## Work to complete
Write out the complete data exactly as written.

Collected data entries
· · · · ·

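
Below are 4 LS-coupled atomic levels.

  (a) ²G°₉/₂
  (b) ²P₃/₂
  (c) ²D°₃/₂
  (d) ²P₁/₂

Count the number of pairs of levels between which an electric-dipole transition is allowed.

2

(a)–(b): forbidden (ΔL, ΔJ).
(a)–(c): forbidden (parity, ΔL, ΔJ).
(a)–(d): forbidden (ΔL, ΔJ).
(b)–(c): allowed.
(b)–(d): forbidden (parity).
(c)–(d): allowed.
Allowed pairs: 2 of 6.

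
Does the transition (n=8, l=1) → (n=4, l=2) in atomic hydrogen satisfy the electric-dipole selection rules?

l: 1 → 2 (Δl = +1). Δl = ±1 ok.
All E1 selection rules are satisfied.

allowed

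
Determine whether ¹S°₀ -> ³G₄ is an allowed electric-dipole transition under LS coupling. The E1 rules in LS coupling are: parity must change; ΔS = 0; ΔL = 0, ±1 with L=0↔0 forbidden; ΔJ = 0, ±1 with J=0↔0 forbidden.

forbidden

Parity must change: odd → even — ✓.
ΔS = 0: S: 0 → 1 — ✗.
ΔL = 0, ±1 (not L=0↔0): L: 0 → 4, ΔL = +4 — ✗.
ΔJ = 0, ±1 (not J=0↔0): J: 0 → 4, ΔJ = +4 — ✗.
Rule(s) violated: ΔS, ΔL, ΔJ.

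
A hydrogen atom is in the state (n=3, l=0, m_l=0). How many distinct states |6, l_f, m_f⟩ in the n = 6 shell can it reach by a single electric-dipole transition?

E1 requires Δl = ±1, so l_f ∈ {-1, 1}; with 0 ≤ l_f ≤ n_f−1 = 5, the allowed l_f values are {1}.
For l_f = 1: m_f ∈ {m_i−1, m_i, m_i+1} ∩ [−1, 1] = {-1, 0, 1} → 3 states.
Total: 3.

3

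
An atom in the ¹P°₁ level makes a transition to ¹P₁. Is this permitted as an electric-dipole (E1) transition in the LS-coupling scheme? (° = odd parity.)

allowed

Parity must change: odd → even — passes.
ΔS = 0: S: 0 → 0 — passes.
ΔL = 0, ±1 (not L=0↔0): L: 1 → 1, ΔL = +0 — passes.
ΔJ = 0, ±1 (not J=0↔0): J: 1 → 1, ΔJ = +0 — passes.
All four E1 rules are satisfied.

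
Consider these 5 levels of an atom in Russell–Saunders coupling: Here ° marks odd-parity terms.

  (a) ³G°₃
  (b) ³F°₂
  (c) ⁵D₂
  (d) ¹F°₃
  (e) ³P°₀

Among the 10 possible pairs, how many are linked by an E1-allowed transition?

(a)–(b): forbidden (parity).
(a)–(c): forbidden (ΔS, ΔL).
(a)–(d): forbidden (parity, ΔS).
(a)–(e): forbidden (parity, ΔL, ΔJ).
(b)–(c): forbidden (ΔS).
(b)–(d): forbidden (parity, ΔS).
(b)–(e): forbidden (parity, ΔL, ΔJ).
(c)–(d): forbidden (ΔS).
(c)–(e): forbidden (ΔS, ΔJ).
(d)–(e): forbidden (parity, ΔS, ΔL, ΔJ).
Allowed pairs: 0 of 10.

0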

· · · · ·

## Final answer
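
Below are 4 LS-coupled atomic levels.

  (a) ²G°₉/₂
  (b) ²P₃/₂
  (c) ²D°₃/₂
  (d) ²P₁/₂

Count the number of pairs of levels between which an electric-dipole transition is allowed.

2

(a)–(b): forbidden (ΔL, ΔJ).
(a)–(c): forbidden (parity, ΔL, ΔJ).
(a)–(d): forbidden (ΔL, ΔJ).
(b)–(c): allowed.
(b)–(d): forbidden (parity).
(c)–(d): allowed.
Allowed pairs: 2 of 6.

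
Does the transition (n=8, l=1) → (n=4, l=2) in atomic hydrogen satisfy the electric-dipole selection rules?

l: 1 → 2 (Δl = +1). Δl = ±1 ok.
All E1 selection rules are satisfied.

allowed

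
Determine whether ¹S°₀ -> ³G₄ is an allowed electric-dipole transition under LS coupling. The E1 rules in LS coupling are: parity must change; ΔS = 0; ΔL = 0, ±1 with L=0↔0 forbidden; ΔJ = 0, ±1 with J=0↔0 forbidden.

forbidden

Parity must change: odd → even — ✓.
ΔS = 0: S: 0 → 1 — ✗.
ΔL = 0, ±1 (not L=0↔0): L: 0 → 4, ΔL = +4 — ✗.
ΔJ = 0, ±1 (not J=0↔0): J: 0 → 4, ΔJ = +4 — ✗.
Rule(s) violated: ΔS, ΔL, ΔJ.

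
A hydrogen atom is in the state (n=3, l=0, m_l=0). How many distinct states |6, l_f, m_f⟩ in the n = 6 shell can it reach by a single electric-dipole transition?

E1 requires Δl = ±1, so l_f ∈ {-1, 1}; with 0 ≤ l_f ≤ n_f−1 = 5, the allowed l_f values are {1}.
For l_f = 1: m_f ∈ {m_i−1, m_i, m_i+1} ∩ [−1, 1] = {-1, 0, 1} → 3 states.
Total: 3.

3

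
An atom in the ¹P°₁ level makes a transition to ¹P₁. Is this permitted as an electric-dipole (E1) transition in the LS-coupling scheme? (° = odd parity.)

allowed

Parity must change: odd → even — passes.
ΔS = 0: S: 0 → 0 — passes.
ΔL = 0, ±1 (not L=0↔0): L: 1 → 1, ΔL = +0 — passes.
ΔJ = 0, ±1 (not J=0↔0): J: 1 → 1, ΔJ = +0 — passes.
All four E1 rules are satisfied.

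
Consider these 5 levels of an atom in Russell–Saunders coupling: Here ° marks odd-parity terms.

  (a) ³G°₃
  (b) ³F°₂
  (c) ⁵D₂
  (d) ¹F°₃
  (e) ³P°₀

Among the 10 possible pairs, how many are linked by an E1-allowed transition?

(a)–(b): forbidden (parity).
(a)–(c): forbidden (ΔS, ΔL).
(a)–(d): forbidden (parity, ΔS).
(a)–(e): forbidden (parity, ΔL, ΔJ).
(b)–(c): forbidden (ΔS).
(b)–(d): forbidden (parity, ΔS).
(b)–(e): forbidden (parity, ΔL, ΔJ).
(c)–(d): forbidden (ΔS).
(c)–(e): forbidden (ΔS, ΔJ).
(d)–(e): forbidden (parity, ΔS, ΔL, ΔJ).
Allowed pairs: 0 of 10.

0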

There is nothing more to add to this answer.